Aim of the exercise >>
This exercise asks for an exact transcription of every entry.

Input data >>
-- Opening Marker --

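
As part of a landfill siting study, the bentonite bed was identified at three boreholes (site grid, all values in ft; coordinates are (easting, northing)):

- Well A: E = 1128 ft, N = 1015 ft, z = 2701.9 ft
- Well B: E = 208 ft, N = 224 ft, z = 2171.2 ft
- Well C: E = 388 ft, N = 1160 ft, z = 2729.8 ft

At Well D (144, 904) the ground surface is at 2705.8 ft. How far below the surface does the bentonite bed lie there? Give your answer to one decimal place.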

-- Closing Marker --

Response box >>
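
As part of a landfill siting study, the bentonite bed was identified at three boreholes (site grid, all values in ft; coordinates are (easting, northing)):

- Well A: E = 1128 ft, N = 1015 ft, z = 2701.9 ft
- Well B: E = 208 ft, N = 224 ft, z = 2171.2 ft
- Well C: E = 388 ft, N = 1160 ft, z = 2729.8 ft

At Well D (144, 904) the ground surface is at 2705.8 ft. How far below the surface does the bentonite bed lie there? Give your answer to one decimal place.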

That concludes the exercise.